(Dataset entries)
______

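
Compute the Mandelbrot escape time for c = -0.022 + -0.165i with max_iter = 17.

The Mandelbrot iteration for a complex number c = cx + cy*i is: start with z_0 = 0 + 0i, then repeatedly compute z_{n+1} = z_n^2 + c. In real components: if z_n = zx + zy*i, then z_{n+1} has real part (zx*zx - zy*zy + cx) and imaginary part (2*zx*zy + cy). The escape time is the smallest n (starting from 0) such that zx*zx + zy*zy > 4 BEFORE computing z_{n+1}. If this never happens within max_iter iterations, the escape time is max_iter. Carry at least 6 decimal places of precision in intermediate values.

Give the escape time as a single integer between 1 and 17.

z_0 = 0 + 0i, c = -0.0220 + -0.1650i
Iter 1: z = -0.0220 + -0.1650i, |z|^2 = 0.0277
Iter 2: z = -0.0487 + -0.1577i, |z|^2 = 0.0273
Iter 3: z = -0.0445 + -0.1496i, |z|^2 = 0.0244
Iter 4: z = -0.0424 + -0.1517i, |z|^2 = 0.0248
Iter 5: z = -0.0432 + -0.1521i, |z|^2 = 0.0250
Iter 6: z = -0.0433 + -0.1519i, |z|^2 = 0.0249
Iter 7: z = -0.0432 + -0.1519i, |z|^2 = 0.0249
Iter 8: z = -0.0432 + -0.1519i, |z|^2 = 0.0249
Iter 9: z = -0.0432 + -0.1519i, |z|^2 = 0.0249
Iter 10: z = -0.0432 + -0.1519i, |z|^2 = 0.0249
Iter 11: z = -0.0432 + -0.1519i, |z|^2 = 0.0249
Iter 12: z = -0.0432 + -0.1519i, |z|^2 = 0.0249
Iter 13: z = -0.0432 + -0.1519i, |z|^2 = 0.0249
Iter 14: z = -0.0432 + -0.1519i, |z|^2 = 0.0249
Iter 15: z = -0.0432 + -0.1519i, |z|^2 = 0.0249
Iter 16: z = -0.0432 + -0.1519i, |z|^2 = 0.0249

Answer: 17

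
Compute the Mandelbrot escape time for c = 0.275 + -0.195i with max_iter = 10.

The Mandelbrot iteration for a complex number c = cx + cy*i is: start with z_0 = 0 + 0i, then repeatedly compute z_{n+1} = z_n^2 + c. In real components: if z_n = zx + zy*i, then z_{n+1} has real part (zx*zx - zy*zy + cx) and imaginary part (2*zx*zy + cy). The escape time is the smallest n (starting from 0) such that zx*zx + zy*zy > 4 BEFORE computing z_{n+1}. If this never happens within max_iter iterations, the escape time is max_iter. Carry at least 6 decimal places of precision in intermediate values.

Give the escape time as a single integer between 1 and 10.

Answer: 10

Derivation:
z_0 = 0 + 0i, c = 0.2750 + -0.1950i
Iter 1: z = 0.2750 + -0.1950i, |z|^2 = 0.1137
Iter 2: z = 0.3126 + -0.3023i, |z|^2 = 0.1891
Iter 3: z = 0.2814 + -0.3840i, |z|^2 = 0.2266
Iter 4: z = 0.2067 + -0.4111i, |z|^2 = 0.2117
Iter 5: z = 0.1488 + -0.3650i, |z|^2 = 0.1553
Iter 6: z = 0.1639 + -0.3036i, |z|^2 = 0.1190
Iter 7: z = 0.2097 + -0.2945i, |z|^2 = 0.1307
Iter 8: z = 0.2322 + -0.3185i, |z|^2 = 0.1554
Iter 9: z = 0.2275 + -0.3429i, |z|^2 = 0.1694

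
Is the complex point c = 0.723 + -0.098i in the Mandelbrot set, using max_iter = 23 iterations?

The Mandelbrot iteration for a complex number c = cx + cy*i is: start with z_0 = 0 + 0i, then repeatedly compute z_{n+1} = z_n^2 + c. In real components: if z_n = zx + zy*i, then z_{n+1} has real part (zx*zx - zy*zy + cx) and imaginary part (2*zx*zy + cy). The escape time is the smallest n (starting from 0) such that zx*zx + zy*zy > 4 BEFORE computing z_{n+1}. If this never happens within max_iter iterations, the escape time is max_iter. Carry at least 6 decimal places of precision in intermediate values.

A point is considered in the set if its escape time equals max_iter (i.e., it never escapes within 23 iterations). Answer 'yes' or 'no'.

z_0 = 0 + 0i, c = 0.7230 + -0.0980i
Iter 1: z = 0.7230 + -0.0980i, |z|^2 = 0.5323
Iter 2: z = 1.2361 + -0.2397i, |z|^2 = 1.5855
Iter 3: z = 2.1935 + -0.6906i, |z|^2 = 5.2886
Escaped at iteration 3

Answer: no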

______

:: Assignment ::
Which lines run from the one holding "between 1 and 10." through the one holding "Is the complex" in the records above? Repeat them exactly, both included, and nothing more.

:: Answer for the task ::
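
Give the escape time as a single integer between 1 and 10.

Answer: 10

Derivation:
z_0 = 0 + 0i, c = 0.2750 + -0.1950i
Iter 1: z = 0.2750 + -0.1950i, |z|^2 = 0.1137
Iter 2: z = 0.3126 + -0.3023i, |z|^2 = 0.1891
Iter 3: z = 0.2814 + -0.3840i, |z|^2 = 0.2266
Iter 4: z = 0.2067 + -0.4111i, |z|^2 = 0.2117
Iter 5: z = 0.1488 + -0.3650i, |z|^2 = 0.1553
Iter 6: z = 0.1639 + -0.3036i, |z|^2 = 0.1190
Iter 7: z = 0.2097 + -0.2945i, |z|^2 = 0.1307
Iter 8: z = 0.2322 + -0.3185i, |z|^2 = 0.1554
Iter 9: z = 0.2275 + -0.3429i, |z|^2 = 0.1694

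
Is the complex point c = 0.723 + -0.098i in the Mandelbrot set, using max_iter = 23 iterations?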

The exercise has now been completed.